Assignment> Each line from the one holding "A's planner proposes velocity v_A = (5, 2)." to the last line below must be written out exactly, with no other output.

[Stored data]

* * *

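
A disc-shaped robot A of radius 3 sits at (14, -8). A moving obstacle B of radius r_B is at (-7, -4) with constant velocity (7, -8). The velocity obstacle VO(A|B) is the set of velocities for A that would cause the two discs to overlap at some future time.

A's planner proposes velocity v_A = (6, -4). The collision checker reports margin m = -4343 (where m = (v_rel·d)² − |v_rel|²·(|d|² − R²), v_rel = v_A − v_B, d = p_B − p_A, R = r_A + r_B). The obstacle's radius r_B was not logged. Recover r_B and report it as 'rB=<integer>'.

m = -4343
d = (-21, 4);  v_rel = (-1, 4),  |v_rel|² = 17
v_rel×d = (-1)·(4) − (4)·(-21) = 80
since m = R²·17 − 80²:  R² = (6400 + -4343) / 17 = 121
R = √121 = 11  ⇒  r_B = 11 − 3 = 8

rB=8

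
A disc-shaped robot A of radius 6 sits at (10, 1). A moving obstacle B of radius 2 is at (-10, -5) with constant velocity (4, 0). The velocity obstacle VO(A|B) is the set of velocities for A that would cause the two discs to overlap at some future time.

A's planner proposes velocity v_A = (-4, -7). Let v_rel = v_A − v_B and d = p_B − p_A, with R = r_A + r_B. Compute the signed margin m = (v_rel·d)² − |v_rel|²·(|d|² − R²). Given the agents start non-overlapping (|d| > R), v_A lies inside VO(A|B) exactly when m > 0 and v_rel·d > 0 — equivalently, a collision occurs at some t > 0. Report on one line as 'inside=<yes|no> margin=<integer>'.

d = (-20, -6),  |d|² = 436;  R = 6+2 = 8,  c = 436−8² = 372
v_rel = (-8, -7),  |v_rel|² = 113;  v_rel·d = (-8)·(-20) + (-7)·(-6) = 202
113·t² − 404·t + 372 = 0  ⇒  m = 202² − 113·372 = -1232
m = -1232 < 0,  v_rel·d = 202 > 0  ⇒  outside

inside=no margin=-1232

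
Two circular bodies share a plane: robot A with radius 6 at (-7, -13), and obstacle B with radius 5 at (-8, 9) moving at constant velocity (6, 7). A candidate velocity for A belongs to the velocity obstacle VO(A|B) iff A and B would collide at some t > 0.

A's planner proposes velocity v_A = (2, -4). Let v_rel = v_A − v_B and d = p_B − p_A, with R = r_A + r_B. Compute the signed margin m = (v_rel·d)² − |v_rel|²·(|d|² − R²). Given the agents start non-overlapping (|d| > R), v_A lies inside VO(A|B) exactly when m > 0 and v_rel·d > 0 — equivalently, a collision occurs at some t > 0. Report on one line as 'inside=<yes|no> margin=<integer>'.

d = (-1, 22),  |d|² = 485;  R = 6+5 = 11,  c = 485−11² = 364
v_rel = (-4, -11),  |v_rel|² = 137;  v_rel·d = (-4)·(-1) + (-11)·(22) = -238
137·t² + 476·t + 364 = 0  ⇒  m = (-238)² − 137·364 = 6776
m = 6776 > 0,  v_rel·d = -238 < 0  ⇒  outside

inside=no margin=6776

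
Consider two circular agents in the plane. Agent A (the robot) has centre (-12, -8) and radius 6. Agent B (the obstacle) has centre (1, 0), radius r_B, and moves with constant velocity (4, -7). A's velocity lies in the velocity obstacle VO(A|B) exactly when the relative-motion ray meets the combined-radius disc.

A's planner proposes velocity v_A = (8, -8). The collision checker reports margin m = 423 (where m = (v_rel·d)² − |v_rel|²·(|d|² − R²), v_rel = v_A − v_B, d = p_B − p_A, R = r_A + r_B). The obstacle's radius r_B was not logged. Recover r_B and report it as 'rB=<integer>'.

m = 423
d = (13, 8);  v_rel = (4, -1),  |v_rel|² = 17
v_rel×d = (4)·(8) − (-1)·(13) = 45
since m = R²·17 − 45²:  R² = (2025 + 423) / 17 = 144
R = √144 = 12  ⇒  r_B = 12 − 6 = 6

rB=6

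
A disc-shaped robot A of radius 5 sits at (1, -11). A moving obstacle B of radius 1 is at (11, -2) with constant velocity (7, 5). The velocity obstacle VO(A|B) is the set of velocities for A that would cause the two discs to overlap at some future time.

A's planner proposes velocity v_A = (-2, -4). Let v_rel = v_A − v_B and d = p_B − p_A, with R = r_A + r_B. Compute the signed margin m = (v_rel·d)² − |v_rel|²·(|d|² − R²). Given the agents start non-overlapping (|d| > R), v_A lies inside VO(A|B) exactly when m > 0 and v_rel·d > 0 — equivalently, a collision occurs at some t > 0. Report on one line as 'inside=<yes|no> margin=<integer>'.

d = (10, 9),  |d|² = 181;  R = 5+1 = 6,  c = 181−6² = 145
v_rel = (-9, -9),  |v_rel|² = 162;  v_rel·d = (-9)·(10) + (-9)·(9) = -171
162·t² + 342·t + 145 = 0  ⇒  m = (-171)² − 162·145 = 5751
m = 5751 > 0,  v_rel·d = -171 < 0  ⇒  outside

inside=no margin=5751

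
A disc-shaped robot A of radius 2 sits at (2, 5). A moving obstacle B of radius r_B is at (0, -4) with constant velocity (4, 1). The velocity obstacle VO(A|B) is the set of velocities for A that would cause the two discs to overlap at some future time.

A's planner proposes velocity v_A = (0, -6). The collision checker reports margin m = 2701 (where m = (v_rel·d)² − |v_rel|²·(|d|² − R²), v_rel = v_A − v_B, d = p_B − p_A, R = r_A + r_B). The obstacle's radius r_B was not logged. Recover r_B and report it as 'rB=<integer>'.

m = 2701
d = (-2, -9);  v_rel = (-4, -7),  |v_rel|² = 65
v_rel×d = (-4)·(-9) − (-7)·(-2) = 22
since m = R²·65 − 22²:  R² = (484 + 2701) / 65 = 49
R = √49 = 7  ⇒  r_B = 7 − 2 = 5

rB=5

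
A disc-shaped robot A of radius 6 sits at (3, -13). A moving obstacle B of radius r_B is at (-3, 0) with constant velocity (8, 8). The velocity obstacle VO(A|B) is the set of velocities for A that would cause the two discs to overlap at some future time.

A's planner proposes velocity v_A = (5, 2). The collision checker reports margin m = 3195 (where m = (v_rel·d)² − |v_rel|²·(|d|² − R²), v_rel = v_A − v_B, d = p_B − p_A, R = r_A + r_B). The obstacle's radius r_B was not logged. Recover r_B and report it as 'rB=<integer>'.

m = 3195
d = (-6, 13);  v_rel = (-3, -6),  |v_rel|² = 45
v_rel×d = (-3)·(13) − (-6)·(-6) = -75
since m = R²·45 − (-75)²:  R² = (5625 + 3195) / 45 = 196
R = √196 = 14  ⇒  r_B = 14 − 6 = 8

rB=8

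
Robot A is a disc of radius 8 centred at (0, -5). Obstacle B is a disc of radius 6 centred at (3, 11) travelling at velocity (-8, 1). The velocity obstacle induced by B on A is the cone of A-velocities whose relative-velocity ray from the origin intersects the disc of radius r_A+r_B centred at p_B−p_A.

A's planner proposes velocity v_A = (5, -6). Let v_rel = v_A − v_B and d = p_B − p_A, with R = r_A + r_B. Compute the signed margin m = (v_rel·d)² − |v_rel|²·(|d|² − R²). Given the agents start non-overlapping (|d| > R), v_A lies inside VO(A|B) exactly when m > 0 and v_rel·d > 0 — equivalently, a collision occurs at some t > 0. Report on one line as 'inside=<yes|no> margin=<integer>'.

d = (3, 16),  |d|² = 265;  R = 8+6 = 14,  c = 265−14² = 69
v_rel = (13, -7),  |v_rel|² = 218;  v_rel·d = (13)·(3) + (-7)·(16) = -73
218·t² + 146·t + 69 = 0  ⇒  m = (-73)² − 218·69 = -9713
m = -9713 < 0,  v_rel·d = -73 < 0  ⇒  outside

inside=no margin=-9713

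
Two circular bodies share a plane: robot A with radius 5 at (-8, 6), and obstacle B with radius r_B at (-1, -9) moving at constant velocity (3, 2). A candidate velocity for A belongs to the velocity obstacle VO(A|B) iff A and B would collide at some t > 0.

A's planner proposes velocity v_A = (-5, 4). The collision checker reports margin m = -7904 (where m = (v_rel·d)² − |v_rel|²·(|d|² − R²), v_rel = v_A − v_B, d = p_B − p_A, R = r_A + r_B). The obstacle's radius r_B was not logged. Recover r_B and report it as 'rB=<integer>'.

m = -7904
d = (7, -15);  v_rel = (-8, 2),  |v_rel|² = 68
v_rel×d = (-8)·(-15) − (2)·(7) = 106
since m = R²·68 − 106²:  R² = (11236 + -7904) / 68 = 49
R = √49 = 7  ⇒  r_B = 7 − 5 = 2

rB=2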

* * *

Result>
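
A's planner proposes velocity v_A = (5, 2). The collision checker reports margin m = 3195 (where m = (v_rel·d)² − |v_rel|²·(|d|² − R²), v_rel = v_A − v_B, d = p_B − p_A, R = r_A + r_B). The obstacle's radius r_B was not logged. Recover r_B and report it as 'rB=<integer>'.

m = 3195
d = (-6, 13);  v_rel = (-3, -6),  |v_rel|² = 45
v_rel×d = (-3)·(13) − (-6)·(-6) = -75
since m = R²·45 − (-75)²:  R² = (5625 + 3195) / 45 = 196
R = √196 = 14  ⇒  r_B = 14 − 6 = 8

rB=8

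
Robot A is a disc of radius 8 centred at (0, -5). Obstacle B is a disc of radius 6 centred at (3, 11) travelling at velocity (-8, 1). The velocity obstacle induced by B on A is the cone of A-velocities whose relative-velocity ray from the origin intersects the disc of radius r_A+r_B centred at p_B−p_A.

A's planner proposes velocity v_A = (5, -6). Let v_rel = v_A − v_B and d = p_B − p_A, with R = r_A + r_B. Compute the signed margin m = (v_rel·d)² − |v_rel|²·(|d|² − R²). Given the agents start non-overlapping (|d| > R), v_A lies inside VO(A|B) exactly when m > 0 and v_rel·d > 0 — equivalently, a collision occurs at some t > 0. Report on one line as 'inside=<yes|no> margin=<integer>'.

d = (3, 16),  |d|² = 265;  R = 8+6 = 14,  c = 265−14² = 69
v_rel = (13, -7),  |v_rel|² = 218;  v_rel·d = (13)·(3) + (-7)·(16) = -73
218·t² + 146·t + 69 = 0  ⇒  m = (-73)² − 218·69 = -9713
m = -9713 < 0,  v_rel·d = -73 < 0  ⇒  outside

inside=no margin=-9713

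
Two circular bodies share a plane: robot A with radius 5 at (-8, 6), and obstacle B with radius r_B at (-1, -9) moving at constant velocity (3, 2). A candidate velocity for A belongs to the velocity obstacle VO(A|B) iff A and B would collide at some t > 0.

A's planner proposes velocity v_A = (-5, 4). The collision checker reports margin m = -7904 (where m = (v_rel·d)² − |v_rel|²·(|d|² − R²), v_rel = v_A − v_B, d = p_B − p_A, R = r_A + r_B). The obstacle's radius r_B was not logged. Recover r_B and report it as 'rB=<integer>'.

m = -7904
d = (7, -15);  v_rel = (-8, 2),  |v_rel|² = 68
v_rel×d = (-8)·(-15) − (2)·(7) = 106
since m = R²·68 − 106²:  R² = (11236 + -7904) / 68 = 49
R = √49 = 7  ⇒  r_B = 7 − 5 = 2

rB=2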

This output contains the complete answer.